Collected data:
════

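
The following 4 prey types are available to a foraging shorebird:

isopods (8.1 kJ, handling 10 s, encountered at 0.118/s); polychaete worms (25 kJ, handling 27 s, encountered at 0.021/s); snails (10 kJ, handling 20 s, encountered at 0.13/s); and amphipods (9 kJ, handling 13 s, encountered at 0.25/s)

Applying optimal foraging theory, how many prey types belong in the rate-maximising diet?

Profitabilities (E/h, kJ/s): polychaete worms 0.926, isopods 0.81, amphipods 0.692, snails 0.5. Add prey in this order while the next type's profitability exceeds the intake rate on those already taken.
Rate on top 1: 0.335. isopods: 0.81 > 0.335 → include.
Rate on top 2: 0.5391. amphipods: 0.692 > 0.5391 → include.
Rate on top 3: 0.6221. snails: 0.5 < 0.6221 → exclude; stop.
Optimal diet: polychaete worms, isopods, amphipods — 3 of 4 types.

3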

════

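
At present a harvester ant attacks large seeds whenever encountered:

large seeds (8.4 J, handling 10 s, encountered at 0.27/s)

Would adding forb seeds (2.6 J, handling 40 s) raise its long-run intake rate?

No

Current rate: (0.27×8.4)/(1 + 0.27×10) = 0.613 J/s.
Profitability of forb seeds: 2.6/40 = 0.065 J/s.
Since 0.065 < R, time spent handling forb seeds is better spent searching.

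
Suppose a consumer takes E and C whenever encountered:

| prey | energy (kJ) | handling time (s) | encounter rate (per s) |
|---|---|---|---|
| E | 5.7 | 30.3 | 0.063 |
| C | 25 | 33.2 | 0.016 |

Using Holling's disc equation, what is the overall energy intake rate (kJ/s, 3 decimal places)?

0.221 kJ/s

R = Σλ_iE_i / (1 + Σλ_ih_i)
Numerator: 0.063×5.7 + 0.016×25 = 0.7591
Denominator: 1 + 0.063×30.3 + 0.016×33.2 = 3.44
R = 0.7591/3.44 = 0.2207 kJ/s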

════

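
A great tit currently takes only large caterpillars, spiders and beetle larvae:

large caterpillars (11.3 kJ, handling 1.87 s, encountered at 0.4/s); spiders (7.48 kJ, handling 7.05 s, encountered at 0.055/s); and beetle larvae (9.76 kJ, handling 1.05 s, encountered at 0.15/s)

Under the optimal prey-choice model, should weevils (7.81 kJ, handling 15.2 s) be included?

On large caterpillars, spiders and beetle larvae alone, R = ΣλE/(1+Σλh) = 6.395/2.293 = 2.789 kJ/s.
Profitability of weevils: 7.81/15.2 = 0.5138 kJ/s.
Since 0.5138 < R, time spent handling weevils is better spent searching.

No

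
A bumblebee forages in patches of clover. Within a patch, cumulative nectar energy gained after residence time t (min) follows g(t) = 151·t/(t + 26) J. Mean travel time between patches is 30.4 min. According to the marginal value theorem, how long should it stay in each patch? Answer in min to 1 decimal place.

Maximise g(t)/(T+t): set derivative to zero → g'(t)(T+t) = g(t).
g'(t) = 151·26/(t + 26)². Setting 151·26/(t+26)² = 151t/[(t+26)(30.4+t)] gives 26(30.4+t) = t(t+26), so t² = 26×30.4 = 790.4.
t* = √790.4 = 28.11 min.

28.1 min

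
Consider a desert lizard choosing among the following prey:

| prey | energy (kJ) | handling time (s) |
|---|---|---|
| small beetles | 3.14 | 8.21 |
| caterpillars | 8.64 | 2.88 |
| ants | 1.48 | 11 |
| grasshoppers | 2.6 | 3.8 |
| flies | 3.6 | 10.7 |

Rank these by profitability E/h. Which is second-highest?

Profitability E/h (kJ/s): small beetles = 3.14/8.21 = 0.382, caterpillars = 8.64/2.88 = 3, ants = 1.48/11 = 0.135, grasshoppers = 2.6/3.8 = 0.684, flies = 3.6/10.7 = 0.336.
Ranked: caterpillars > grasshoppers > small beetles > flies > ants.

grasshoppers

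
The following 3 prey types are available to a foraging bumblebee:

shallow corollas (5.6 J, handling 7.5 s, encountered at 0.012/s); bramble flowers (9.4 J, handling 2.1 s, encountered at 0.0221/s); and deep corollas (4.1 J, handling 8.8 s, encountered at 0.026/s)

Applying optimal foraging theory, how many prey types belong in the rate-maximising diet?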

════

[What needs to be done]
Filter the preceding entries down to the lines with "whenever".

[Output of the task]
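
At present a harvester ant attacks large seeds whenever encountered:
Suppose a consumer takes E and C whenever encountered: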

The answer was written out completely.